**** Excerpted records

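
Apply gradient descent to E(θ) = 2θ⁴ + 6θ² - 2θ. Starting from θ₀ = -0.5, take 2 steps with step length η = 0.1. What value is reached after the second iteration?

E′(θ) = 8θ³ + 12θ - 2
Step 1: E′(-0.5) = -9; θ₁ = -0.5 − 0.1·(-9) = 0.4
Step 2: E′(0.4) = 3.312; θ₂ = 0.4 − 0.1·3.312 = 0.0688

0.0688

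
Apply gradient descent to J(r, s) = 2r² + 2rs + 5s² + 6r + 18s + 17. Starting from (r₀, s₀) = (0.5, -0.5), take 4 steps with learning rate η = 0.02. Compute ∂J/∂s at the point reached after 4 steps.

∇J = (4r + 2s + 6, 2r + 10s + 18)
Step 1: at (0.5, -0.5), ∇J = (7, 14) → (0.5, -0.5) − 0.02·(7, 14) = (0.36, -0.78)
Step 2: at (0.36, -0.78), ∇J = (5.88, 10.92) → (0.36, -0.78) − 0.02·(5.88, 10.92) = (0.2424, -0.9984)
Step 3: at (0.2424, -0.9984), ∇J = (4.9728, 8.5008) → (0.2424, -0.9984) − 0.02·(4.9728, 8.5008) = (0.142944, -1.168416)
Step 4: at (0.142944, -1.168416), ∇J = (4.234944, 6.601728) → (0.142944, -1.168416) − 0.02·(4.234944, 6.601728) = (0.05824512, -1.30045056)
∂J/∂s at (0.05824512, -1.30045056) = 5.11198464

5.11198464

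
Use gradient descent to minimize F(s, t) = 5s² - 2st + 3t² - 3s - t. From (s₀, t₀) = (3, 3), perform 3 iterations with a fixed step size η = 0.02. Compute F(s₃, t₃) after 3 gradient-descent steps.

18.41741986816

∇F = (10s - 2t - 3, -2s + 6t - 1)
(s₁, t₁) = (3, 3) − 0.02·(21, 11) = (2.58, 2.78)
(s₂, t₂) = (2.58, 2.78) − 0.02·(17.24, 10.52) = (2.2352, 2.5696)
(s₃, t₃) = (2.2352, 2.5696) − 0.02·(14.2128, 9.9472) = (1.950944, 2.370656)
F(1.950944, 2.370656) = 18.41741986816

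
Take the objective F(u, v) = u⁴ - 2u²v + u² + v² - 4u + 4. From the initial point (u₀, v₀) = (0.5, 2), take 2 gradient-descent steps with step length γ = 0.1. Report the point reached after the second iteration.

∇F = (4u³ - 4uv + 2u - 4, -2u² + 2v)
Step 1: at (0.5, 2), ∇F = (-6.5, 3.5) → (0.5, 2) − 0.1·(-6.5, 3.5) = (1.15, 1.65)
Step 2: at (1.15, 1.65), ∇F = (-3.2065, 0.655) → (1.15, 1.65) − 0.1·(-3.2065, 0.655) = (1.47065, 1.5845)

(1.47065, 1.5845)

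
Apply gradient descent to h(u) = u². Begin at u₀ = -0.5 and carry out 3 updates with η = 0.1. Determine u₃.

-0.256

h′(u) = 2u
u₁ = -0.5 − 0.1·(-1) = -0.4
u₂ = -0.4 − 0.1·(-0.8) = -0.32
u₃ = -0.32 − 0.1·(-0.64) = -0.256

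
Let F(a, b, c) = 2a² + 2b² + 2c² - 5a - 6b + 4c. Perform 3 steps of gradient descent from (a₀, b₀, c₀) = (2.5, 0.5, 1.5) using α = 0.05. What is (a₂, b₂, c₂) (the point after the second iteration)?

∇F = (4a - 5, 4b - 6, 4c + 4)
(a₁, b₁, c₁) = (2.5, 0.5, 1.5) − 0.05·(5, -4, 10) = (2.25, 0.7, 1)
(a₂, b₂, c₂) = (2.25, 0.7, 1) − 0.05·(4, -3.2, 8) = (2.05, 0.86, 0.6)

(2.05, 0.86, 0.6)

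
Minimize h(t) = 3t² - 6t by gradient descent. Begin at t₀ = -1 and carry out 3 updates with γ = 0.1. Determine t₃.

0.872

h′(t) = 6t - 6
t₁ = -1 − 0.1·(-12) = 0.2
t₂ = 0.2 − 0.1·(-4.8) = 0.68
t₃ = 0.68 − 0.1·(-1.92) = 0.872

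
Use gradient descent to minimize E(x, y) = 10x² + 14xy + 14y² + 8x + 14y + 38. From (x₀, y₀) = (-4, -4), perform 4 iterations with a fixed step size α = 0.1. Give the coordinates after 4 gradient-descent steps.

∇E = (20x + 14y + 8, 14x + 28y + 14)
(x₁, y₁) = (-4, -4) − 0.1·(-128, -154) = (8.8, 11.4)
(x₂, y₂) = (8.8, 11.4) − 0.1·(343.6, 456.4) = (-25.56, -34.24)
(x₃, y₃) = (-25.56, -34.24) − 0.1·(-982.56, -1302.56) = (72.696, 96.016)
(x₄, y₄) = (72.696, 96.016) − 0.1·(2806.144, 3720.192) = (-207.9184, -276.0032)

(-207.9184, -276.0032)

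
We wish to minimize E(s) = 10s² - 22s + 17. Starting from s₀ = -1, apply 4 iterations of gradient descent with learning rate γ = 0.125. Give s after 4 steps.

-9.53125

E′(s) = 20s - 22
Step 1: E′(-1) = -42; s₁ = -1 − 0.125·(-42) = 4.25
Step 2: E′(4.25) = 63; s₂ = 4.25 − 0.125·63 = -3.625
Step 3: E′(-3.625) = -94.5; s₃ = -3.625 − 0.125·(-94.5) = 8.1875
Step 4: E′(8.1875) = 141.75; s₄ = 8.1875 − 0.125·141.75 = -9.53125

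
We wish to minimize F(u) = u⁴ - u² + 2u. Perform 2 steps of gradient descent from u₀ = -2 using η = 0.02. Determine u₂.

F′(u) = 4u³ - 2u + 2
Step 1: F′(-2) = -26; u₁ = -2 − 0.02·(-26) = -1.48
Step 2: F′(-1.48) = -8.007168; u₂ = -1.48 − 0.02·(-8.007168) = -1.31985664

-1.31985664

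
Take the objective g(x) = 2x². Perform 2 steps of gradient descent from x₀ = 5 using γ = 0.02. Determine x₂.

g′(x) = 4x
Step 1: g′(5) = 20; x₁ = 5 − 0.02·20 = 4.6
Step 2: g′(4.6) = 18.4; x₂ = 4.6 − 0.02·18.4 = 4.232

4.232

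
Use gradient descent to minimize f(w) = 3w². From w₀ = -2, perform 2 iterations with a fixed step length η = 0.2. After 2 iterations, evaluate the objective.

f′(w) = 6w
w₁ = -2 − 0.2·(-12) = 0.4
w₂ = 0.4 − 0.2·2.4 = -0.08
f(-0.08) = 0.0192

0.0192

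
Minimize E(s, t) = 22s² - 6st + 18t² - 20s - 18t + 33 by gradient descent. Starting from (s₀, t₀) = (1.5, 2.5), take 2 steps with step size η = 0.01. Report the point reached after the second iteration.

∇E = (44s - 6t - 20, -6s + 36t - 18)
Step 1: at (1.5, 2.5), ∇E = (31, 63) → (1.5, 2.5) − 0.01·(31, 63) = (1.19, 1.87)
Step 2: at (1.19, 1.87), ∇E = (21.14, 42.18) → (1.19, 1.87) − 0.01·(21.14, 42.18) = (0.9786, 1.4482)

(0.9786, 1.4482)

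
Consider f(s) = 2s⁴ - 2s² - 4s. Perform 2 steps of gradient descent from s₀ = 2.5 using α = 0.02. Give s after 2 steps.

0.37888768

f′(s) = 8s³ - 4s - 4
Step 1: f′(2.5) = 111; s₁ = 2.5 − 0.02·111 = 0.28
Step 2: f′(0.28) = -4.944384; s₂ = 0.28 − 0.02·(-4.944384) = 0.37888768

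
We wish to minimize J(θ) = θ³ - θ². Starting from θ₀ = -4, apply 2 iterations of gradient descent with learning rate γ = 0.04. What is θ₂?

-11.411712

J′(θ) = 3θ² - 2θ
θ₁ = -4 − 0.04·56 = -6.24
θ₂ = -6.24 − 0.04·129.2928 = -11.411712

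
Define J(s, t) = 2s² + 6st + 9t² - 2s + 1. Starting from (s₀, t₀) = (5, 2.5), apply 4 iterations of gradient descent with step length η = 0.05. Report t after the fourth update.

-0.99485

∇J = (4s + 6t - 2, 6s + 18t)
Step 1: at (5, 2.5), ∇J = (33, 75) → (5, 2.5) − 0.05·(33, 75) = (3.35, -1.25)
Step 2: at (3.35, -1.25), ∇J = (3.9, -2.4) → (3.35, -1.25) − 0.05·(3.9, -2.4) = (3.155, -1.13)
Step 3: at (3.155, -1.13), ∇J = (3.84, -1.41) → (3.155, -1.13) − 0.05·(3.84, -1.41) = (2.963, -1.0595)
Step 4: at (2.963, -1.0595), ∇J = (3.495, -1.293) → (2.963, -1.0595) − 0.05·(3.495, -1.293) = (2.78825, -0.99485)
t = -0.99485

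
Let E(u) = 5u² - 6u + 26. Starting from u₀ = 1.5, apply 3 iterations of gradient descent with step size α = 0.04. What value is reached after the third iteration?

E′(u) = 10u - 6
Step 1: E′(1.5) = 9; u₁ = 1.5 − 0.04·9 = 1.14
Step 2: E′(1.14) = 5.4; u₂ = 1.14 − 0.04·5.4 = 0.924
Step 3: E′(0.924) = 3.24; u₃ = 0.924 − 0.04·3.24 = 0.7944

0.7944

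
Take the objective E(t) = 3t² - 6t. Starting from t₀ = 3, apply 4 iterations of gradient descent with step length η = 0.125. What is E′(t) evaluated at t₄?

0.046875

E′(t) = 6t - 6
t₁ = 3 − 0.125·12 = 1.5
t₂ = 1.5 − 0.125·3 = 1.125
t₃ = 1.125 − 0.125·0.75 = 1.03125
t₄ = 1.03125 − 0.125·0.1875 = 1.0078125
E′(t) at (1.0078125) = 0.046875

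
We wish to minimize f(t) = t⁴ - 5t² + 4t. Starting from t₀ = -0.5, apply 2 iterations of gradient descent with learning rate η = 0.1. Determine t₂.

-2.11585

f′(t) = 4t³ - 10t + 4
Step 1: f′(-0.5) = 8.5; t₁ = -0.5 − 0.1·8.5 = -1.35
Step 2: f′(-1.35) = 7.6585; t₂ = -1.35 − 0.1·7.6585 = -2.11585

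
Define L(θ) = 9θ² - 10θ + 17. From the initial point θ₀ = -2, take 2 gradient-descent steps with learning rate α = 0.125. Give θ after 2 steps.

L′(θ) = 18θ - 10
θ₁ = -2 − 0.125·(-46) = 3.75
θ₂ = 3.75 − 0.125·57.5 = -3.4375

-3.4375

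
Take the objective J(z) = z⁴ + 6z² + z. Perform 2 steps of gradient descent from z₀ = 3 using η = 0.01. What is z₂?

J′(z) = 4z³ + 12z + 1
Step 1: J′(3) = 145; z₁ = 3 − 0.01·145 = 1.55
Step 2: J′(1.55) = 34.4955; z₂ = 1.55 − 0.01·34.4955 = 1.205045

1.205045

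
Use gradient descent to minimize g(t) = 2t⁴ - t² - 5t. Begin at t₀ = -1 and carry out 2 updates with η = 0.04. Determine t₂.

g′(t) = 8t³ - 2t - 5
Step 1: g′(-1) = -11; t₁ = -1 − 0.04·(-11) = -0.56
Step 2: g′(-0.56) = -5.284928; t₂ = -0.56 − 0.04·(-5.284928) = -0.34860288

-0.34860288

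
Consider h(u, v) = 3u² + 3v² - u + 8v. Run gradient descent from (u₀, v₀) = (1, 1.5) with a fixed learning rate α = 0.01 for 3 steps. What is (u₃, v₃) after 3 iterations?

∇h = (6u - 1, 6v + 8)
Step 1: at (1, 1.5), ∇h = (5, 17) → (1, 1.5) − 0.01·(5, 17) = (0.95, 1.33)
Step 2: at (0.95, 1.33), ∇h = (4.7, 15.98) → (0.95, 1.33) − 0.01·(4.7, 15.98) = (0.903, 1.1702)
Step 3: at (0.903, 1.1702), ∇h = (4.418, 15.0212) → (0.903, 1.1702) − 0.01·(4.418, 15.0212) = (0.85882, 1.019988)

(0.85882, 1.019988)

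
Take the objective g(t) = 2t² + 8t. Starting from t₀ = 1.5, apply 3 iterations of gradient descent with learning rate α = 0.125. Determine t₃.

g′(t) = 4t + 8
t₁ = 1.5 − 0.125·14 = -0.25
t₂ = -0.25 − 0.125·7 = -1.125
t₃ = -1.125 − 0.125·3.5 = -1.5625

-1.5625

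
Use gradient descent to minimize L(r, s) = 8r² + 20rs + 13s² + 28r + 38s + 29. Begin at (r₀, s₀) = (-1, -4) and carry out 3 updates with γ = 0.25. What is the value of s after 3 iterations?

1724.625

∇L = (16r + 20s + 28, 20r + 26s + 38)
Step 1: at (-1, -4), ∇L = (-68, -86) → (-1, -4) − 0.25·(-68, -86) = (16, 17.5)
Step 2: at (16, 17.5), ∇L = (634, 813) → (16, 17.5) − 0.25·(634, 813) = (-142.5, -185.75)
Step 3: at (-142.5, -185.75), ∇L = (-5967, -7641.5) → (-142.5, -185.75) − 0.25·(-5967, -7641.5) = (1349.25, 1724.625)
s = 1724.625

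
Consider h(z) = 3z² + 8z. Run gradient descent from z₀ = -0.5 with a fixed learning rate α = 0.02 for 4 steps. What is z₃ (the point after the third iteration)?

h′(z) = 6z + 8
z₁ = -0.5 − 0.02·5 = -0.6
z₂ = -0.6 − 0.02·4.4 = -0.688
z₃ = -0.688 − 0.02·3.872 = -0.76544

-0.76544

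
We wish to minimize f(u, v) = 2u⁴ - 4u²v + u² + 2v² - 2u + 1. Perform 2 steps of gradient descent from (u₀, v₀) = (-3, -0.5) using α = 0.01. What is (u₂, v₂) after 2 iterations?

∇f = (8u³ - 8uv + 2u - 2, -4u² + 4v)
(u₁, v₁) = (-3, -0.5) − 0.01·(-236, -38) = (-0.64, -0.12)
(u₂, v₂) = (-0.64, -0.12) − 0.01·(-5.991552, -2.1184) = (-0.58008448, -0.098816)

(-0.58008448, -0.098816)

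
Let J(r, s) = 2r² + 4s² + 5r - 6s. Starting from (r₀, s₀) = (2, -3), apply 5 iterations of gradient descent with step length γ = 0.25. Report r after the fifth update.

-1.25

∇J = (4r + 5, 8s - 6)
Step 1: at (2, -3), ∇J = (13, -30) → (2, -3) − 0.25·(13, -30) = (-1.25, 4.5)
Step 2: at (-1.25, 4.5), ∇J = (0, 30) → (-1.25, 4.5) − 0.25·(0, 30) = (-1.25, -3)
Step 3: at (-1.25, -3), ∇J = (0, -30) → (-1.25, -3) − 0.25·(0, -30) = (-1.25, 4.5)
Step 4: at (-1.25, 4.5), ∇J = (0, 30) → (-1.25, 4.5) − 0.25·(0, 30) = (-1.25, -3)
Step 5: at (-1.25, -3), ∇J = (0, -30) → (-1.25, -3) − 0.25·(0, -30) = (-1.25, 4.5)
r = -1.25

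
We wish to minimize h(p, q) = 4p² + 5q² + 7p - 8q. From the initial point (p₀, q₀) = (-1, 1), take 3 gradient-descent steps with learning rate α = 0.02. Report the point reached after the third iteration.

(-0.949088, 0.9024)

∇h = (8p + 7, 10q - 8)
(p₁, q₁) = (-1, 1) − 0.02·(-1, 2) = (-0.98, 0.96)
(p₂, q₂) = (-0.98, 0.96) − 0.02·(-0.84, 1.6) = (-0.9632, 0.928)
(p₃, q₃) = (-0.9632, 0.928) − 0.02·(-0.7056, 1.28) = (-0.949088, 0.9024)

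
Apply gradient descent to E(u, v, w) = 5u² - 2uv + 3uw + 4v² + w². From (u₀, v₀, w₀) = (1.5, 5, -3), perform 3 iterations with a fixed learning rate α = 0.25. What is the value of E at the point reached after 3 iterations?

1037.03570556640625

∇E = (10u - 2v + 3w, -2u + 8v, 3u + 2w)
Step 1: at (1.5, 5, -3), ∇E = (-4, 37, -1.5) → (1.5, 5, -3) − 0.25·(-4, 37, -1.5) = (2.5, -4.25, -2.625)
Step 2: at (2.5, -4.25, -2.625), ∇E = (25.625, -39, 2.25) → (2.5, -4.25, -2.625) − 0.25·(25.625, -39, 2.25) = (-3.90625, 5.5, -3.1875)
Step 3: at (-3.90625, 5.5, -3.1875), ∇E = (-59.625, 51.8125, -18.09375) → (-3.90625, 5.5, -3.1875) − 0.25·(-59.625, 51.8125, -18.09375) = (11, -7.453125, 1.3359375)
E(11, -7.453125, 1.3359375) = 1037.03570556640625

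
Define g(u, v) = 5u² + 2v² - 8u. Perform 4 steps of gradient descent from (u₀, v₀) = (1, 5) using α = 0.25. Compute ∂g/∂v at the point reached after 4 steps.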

********

• Problem requirements: Return, word for word, each line from the one that contains "Apply gradient descent to E(u, v, w)" through the end of the listing above.

• Output of the exercise:
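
Apply gradient descent to E(u, v, w) = 5u² - 2uv + 3uw + 4v² + w². From (u₀, v₀, w₀) = (1.5, 5, -3), perform 3 iterations with a fixed learning rate α = 0.25. What is the value of E at the point reached after 3 iterations?

1037.03570556640625

∇E = (10u - 2v + 3w, -2u + 8v, 3u + 2w)
Step 1: at (1.5, 5, -3), ∇E = (-4, 37, -1.5) → (1.5, 5, -3) − 0.25·(-4, 37, -1.5) = (2.5, -4.25, -2.625)
Step 2: at (2.5, -4.25, -2.625), ∇E = (25.625, -39, 2.25) → (2.5, -4.25, -2.625) − 0.25·(25.625, -39, 2.25) = (-3.90625, 5.5, -3.1875)
Step 3: at (-3.90625, 5.5, -3.1875), ∇E = (-59.625, 51.8125, -18.09375) → (-3.90625, 5.5, -3.1875) − 0.25·(-59.625, 51.8125, -18.09375) = (11, -7.453125, 1.3359375)
E(11, -7.453125, 1.3359375) = 1037.03570556640625

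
Define g(u, v) = 5u² + 2v² - 8u. Perform 4 steps of gradient descent from (u₀, v₀) = (1, 5) using α = 0.25. Compute ∂g/∂v at the point reached after 4 steps.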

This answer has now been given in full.